## PROBLEM STATEMENT
Among the entries that follow, the required portion opens with the line containing "Q(Feb 2018) |" and closes with the line containing "8.60 | 16 |". Give that portion again exactly, and nothing else.

## PROVIDED INFORMATION

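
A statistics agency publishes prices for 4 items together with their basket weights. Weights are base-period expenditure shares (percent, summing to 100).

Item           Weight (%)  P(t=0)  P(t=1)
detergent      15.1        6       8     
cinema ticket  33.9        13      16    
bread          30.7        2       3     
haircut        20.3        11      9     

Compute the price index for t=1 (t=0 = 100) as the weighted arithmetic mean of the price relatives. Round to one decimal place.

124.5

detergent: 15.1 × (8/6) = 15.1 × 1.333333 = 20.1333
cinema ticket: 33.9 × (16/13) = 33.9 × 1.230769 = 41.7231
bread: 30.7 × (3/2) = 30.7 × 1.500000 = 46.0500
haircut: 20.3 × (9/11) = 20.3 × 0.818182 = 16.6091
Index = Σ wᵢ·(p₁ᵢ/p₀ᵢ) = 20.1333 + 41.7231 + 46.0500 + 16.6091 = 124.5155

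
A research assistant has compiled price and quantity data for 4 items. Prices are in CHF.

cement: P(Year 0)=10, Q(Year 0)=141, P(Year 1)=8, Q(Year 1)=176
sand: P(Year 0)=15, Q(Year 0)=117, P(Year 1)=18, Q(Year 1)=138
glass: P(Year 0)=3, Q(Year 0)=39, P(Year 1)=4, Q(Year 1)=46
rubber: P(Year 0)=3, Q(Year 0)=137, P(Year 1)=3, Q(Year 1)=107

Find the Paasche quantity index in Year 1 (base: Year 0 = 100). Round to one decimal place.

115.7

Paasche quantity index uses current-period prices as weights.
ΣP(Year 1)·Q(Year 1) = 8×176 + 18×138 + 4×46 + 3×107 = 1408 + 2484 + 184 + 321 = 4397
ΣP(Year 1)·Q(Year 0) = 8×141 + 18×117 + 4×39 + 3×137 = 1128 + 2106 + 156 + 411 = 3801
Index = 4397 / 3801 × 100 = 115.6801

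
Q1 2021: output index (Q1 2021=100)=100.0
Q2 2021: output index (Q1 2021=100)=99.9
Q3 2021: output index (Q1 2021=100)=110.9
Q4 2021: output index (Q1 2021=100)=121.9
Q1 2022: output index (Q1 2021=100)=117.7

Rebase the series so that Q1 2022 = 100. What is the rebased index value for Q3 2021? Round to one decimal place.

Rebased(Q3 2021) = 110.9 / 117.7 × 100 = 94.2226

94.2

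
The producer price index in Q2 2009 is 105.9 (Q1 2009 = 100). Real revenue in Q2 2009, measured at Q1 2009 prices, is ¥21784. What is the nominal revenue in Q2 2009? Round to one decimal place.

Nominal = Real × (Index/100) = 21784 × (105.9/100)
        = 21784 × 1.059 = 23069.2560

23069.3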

==

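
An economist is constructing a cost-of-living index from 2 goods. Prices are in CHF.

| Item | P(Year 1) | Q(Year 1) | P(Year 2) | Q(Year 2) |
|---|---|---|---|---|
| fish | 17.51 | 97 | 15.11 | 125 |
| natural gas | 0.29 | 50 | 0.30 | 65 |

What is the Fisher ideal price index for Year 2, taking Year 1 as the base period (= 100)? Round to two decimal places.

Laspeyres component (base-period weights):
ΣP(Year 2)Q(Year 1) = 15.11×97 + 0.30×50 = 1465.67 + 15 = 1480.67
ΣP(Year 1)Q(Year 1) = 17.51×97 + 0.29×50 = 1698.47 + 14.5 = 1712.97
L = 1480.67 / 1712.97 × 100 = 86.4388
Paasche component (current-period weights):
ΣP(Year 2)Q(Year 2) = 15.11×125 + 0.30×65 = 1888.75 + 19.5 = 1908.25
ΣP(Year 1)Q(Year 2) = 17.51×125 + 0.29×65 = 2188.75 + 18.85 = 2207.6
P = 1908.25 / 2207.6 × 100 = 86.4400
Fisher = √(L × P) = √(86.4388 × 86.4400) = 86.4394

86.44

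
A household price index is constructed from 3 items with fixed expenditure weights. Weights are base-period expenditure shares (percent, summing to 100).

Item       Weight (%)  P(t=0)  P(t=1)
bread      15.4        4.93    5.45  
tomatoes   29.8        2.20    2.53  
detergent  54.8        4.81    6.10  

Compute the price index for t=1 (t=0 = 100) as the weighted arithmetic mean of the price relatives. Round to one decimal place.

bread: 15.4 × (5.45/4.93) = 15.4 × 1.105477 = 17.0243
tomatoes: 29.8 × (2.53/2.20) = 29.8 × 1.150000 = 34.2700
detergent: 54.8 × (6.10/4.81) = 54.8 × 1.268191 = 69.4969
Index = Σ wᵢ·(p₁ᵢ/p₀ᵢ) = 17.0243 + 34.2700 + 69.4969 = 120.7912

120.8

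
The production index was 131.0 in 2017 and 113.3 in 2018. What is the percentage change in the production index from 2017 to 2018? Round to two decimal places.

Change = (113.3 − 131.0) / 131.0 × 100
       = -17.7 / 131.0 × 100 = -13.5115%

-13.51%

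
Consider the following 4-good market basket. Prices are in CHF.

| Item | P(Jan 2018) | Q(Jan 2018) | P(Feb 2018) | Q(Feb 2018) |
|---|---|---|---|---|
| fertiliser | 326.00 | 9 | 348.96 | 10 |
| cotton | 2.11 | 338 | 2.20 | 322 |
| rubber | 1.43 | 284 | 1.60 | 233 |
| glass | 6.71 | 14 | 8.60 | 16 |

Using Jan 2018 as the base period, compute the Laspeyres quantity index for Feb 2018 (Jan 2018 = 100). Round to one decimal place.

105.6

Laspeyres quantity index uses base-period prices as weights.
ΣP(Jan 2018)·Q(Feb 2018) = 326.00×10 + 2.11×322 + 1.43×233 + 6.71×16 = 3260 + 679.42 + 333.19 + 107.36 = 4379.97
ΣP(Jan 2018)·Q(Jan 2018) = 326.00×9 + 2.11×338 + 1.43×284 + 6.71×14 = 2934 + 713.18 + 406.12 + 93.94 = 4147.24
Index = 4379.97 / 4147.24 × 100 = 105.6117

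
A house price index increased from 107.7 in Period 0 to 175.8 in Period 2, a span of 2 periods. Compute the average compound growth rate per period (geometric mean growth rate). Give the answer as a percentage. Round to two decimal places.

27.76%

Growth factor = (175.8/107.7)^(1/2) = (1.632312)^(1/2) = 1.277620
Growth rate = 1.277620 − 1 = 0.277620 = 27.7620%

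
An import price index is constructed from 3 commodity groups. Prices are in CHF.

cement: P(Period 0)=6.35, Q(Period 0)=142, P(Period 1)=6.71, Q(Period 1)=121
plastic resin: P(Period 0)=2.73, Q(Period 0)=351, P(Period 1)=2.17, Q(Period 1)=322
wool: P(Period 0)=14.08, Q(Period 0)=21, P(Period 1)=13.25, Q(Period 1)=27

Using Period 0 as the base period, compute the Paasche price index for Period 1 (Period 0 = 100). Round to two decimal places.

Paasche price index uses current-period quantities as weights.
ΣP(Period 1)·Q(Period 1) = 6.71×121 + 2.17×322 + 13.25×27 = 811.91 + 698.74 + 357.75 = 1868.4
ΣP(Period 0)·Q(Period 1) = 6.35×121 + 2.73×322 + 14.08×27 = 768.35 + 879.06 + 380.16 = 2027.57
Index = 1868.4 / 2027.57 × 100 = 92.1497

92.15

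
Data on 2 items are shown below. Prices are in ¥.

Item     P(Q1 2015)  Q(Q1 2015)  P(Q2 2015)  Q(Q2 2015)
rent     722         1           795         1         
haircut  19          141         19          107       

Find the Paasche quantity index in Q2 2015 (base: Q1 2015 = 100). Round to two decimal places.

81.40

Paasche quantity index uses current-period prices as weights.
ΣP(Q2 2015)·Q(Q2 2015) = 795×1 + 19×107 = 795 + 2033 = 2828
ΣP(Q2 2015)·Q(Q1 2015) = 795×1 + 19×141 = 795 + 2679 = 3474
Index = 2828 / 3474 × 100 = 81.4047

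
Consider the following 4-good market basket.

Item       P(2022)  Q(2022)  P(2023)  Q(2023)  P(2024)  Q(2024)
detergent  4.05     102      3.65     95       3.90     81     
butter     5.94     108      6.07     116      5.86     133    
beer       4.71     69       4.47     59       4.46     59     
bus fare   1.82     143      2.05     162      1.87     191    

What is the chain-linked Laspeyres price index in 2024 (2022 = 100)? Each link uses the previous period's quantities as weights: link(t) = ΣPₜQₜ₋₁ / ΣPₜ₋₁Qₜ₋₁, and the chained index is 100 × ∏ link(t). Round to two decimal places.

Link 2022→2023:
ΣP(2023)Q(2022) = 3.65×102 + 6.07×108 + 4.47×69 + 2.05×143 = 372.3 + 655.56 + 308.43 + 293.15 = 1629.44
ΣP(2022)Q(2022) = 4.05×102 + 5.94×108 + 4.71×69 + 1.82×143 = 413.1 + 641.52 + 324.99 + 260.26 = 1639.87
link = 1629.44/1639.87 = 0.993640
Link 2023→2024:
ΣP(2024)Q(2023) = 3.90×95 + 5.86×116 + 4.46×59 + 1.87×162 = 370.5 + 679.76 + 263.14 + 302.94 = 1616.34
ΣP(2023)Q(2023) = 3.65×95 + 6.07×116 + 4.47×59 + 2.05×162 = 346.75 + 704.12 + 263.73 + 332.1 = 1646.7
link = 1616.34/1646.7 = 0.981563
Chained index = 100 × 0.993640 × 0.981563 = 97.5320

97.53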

---

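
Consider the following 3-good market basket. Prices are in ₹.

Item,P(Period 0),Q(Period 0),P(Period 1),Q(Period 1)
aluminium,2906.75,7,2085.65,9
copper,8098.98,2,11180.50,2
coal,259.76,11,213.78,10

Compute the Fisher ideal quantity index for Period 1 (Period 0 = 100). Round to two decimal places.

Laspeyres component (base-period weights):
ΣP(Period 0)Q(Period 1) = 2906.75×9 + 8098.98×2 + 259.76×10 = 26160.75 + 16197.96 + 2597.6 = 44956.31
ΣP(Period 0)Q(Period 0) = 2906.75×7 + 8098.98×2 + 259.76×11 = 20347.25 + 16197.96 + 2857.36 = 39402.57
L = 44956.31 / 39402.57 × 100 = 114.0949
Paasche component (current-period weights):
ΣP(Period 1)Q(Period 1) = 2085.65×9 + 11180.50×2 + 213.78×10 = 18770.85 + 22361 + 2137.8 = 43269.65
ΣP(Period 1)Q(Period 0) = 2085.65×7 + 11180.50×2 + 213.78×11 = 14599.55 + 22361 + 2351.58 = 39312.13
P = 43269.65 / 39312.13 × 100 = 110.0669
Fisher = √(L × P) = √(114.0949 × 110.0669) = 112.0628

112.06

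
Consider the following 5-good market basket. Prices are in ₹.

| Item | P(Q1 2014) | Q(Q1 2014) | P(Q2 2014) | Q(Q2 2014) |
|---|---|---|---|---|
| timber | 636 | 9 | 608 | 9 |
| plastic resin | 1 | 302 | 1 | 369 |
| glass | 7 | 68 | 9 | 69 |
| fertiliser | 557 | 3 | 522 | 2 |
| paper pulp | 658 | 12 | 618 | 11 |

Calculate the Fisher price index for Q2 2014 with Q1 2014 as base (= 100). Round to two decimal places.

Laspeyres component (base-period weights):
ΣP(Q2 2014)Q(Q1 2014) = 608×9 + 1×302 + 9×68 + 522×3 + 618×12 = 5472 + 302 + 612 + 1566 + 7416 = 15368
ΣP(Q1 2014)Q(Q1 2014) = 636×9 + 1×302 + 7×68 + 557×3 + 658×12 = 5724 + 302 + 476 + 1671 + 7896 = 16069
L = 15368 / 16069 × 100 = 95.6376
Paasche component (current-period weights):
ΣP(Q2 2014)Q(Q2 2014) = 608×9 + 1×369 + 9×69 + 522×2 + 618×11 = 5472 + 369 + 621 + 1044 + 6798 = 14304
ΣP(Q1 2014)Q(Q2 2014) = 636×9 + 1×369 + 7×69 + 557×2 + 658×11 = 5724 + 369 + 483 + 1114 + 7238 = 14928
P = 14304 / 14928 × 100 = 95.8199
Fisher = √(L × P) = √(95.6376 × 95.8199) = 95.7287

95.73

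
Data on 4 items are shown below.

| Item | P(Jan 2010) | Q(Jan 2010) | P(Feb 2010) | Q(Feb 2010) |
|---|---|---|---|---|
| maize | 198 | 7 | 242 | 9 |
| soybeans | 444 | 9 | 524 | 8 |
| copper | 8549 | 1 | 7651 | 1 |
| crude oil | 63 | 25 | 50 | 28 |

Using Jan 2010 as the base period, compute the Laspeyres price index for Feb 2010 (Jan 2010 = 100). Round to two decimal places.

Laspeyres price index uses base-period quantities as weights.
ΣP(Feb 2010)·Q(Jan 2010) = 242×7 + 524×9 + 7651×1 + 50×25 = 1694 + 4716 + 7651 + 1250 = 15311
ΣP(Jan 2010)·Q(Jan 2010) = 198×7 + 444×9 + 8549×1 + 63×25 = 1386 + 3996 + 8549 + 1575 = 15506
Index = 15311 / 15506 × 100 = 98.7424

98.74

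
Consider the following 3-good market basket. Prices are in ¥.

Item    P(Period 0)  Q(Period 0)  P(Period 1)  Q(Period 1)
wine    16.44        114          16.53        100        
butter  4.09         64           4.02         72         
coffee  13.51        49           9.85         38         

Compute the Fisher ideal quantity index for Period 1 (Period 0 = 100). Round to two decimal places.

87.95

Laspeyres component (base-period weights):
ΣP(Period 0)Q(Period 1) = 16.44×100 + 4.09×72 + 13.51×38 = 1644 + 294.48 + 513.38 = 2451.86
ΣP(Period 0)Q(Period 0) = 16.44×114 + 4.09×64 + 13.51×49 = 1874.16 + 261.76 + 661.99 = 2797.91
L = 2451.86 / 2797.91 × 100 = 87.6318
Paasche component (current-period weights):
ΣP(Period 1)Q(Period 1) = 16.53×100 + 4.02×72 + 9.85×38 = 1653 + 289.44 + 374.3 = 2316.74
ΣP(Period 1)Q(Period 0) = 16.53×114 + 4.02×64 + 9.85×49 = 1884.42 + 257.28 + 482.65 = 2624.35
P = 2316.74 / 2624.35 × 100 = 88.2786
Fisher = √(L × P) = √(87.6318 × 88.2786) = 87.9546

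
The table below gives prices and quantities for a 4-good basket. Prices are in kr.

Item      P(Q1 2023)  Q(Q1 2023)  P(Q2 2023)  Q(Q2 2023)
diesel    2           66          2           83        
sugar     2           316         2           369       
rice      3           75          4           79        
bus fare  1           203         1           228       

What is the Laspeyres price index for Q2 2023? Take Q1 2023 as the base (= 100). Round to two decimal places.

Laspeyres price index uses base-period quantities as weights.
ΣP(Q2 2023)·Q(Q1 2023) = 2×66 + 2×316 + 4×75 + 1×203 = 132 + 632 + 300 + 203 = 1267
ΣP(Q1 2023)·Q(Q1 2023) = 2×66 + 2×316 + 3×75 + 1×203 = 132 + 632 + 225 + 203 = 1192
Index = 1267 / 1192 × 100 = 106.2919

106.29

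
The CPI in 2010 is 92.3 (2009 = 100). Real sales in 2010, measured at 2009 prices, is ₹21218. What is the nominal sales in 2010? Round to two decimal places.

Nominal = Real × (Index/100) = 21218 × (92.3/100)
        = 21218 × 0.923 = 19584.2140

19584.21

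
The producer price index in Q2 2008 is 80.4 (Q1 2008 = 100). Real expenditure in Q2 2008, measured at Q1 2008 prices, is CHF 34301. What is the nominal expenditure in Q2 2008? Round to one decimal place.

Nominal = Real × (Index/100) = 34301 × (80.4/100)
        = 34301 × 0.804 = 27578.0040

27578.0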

## RESPONSE TO THIS TASK
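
| Item | P(Jan 2018) | Q(Jan 2018) | P(Feb 2018) | Q(Feb 2018) |
|---|---|---|---|---|
| fertiliser | 326.00 | 9 | 348.96 | 10 |
| cotton | 2.11 | 338 | 2.20 | 322 |
| rubber | 1.43 | 284 | 1.60 | 233 |
| glass | 6.71 | 14 | 8.60 | 16 |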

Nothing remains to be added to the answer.